• _Input material_

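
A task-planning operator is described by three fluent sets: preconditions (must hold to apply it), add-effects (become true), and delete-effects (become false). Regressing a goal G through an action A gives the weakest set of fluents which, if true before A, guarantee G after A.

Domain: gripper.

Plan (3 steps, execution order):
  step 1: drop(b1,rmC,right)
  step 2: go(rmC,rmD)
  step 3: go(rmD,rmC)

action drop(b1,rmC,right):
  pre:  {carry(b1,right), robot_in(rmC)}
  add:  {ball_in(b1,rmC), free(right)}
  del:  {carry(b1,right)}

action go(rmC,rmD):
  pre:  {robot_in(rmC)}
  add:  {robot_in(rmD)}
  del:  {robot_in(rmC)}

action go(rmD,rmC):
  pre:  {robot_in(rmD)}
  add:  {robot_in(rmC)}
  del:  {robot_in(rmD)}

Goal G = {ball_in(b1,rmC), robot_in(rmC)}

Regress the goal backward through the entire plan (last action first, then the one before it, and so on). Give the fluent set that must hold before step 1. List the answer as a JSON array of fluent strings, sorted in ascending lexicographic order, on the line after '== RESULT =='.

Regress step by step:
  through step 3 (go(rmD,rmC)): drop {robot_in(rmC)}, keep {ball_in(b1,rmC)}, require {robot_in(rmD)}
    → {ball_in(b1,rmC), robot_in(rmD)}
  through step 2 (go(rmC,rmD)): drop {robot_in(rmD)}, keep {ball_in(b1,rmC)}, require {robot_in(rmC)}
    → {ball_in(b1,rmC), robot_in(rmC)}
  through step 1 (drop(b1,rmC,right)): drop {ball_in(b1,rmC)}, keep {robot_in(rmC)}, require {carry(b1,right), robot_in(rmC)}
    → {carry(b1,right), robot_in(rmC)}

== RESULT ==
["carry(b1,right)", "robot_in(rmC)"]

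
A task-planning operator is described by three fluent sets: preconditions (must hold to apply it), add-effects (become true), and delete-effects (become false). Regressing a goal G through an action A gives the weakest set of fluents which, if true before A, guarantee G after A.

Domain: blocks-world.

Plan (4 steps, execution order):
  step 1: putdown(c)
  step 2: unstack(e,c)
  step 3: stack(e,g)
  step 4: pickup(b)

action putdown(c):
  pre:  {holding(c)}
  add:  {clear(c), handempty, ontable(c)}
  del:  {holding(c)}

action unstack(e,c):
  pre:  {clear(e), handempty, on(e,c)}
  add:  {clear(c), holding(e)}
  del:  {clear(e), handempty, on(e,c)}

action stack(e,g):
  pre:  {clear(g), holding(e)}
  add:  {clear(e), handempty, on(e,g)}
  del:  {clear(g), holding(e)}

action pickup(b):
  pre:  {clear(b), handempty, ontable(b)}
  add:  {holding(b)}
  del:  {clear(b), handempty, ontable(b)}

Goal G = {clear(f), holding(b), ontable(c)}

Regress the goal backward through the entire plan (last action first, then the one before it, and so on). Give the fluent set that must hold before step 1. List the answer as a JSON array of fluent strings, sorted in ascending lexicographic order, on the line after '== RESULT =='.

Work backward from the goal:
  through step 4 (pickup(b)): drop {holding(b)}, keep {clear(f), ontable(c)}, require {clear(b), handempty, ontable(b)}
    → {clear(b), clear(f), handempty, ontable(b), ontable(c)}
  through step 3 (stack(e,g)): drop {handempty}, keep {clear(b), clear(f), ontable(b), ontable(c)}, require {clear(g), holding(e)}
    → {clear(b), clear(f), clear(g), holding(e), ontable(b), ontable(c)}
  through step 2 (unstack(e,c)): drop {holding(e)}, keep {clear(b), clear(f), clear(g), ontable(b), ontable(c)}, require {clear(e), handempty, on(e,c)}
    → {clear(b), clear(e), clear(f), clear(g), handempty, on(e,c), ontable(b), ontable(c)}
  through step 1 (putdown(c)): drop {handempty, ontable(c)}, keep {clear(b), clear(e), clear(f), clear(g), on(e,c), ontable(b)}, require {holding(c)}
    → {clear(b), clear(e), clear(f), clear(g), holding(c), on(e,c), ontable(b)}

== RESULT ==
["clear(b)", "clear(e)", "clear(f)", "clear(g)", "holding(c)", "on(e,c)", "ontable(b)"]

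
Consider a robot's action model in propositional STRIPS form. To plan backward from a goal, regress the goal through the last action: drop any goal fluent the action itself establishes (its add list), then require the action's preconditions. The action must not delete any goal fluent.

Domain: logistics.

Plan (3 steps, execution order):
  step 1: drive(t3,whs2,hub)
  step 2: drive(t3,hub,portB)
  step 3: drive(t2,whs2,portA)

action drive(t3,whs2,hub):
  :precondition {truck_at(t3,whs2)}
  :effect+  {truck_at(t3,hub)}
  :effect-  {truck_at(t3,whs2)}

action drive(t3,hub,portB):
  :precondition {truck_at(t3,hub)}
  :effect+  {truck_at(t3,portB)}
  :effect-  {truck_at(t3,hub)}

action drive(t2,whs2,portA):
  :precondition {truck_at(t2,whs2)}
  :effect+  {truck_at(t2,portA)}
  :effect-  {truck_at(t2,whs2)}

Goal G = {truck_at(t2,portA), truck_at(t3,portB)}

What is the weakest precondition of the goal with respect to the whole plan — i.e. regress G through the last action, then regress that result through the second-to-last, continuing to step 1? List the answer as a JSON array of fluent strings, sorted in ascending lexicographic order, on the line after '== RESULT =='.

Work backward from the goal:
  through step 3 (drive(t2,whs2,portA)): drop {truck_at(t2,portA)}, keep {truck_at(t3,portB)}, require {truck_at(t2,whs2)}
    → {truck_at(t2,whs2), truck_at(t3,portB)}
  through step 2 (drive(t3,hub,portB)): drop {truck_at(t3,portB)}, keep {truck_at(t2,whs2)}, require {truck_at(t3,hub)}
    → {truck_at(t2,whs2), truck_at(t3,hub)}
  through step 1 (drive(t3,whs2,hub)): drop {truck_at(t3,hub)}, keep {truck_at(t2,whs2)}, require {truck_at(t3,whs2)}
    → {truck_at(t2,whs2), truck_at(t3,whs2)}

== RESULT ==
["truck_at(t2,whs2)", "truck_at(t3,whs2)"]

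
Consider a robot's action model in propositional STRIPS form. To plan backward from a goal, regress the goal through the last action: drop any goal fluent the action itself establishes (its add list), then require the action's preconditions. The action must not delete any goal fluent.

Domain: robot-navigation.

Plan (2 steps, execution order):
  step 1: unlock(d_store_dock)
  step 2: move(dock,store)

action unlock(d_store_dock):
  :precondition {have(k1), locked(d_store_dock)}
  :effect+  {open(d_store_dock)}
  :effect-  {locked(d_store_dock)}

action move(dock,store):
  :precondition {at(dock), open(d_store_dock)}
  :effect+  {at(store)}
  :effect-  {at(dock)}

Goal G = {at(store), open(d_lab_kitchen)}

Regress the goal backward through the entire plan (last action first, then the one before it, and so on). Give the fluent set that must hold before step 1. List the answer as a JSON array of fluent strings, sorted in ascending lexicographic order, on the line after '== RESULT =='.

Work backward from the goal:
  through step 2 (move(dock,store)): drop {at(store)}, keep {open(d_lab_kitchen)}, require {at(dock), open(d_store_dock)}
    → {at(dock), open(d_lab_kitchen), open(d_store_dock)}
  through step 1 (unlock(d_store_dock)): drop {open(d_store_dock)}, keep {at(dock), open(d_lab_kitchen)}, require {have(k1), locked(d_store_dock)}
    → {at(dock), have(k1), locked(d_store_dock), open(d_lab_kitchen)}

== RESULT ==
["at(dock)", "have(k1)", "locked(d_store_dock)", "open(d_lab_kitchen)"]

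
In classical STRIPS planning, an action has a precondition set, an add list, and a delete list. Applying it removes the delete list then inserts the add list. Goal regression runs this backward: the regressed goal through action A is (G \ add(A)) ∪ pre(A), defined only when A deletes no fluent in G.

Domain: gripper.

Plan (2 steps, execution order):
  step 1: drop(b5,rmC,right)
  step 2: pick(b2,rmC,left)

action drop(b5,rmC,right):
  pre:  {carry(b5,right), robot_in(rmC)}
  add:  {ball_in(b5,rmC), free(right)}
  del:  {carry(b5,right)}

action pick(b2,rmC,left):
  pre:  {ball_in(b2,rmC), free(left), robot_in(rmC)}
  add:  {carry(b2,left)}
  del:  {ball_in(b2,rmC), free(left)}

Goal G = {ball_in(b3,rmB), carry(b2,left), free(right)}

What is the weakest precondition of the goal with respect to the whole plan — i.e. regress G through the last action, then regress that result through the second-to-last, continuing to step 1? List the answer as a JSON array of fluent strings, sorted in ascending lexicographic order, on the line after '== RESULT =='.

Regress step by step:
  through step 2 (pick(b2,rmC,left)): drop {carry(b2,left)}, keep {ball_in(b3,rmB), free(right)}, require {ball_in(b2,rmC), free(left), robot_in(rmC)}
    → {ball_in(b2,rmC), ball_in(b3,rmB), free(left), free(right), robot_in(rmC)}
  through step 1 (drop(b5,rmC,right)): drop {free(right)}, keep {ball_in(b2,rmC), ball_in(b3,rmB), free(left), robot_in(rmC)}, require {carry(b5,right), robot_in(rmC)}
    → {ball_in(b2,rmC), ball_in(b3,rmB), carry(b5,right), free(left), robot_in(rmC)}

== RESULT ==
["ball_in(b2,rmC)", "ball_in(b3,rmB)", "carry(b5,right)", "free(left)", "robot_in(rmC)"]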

• _Required work_
One inclusive range is required: first line of the data through the line containing "step 3: go(rmD,rmC)". Set it down exactly and output nothing else.

• _Task answer_
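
A task-planning operator is described by three fluent sets: preconditions (must hold to apply it), add-effects (become true), and delete-effects (become false). Regressing a goal G through an action A gives the weakest set of fluents which, if true before A, guarantee G after A.

Domain: gripper.

Plan (3 steps, execution order):
  step 1: drop(b1,rmC,right)
  step 2: go(rmC,rmD)
  step 3: go(rmD,rmC)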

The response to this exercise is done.